──────── Supplied data
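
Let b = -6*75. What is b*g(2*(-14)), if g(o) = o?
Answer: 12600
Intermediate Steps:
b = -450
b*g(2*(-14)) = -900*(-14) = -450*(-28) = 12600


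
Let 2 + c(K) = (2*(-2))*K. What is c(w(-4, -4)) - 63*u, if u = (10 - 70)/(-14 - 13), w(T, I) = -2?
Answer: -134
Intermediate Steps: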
────────────────
──────── Supplied data
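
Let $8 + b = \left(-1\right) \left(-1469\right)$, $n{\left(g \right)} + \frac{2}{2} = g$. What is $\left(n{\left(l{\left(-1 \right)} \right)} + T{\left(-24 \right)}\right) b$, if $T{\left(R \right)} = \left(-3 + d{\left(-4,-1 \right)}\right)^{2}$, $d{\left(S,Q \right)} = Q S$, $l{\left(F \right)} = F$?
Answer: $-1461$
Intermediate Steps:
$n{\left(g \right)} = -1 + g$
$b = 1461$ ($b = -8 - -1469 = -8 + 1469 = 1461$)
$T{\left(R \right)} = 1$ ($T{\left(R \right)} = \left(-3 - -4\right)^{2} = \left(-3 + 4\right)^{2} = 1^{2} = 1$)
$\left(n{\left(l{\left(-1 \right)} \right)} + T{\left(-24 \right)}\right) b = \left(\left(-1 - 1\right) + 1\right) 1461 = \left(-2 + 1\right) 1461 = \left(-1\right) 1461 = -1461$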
────────────────
_Work to complete_.
Respond with only the number of lines above that include the string "What".

_Result of the task_.
3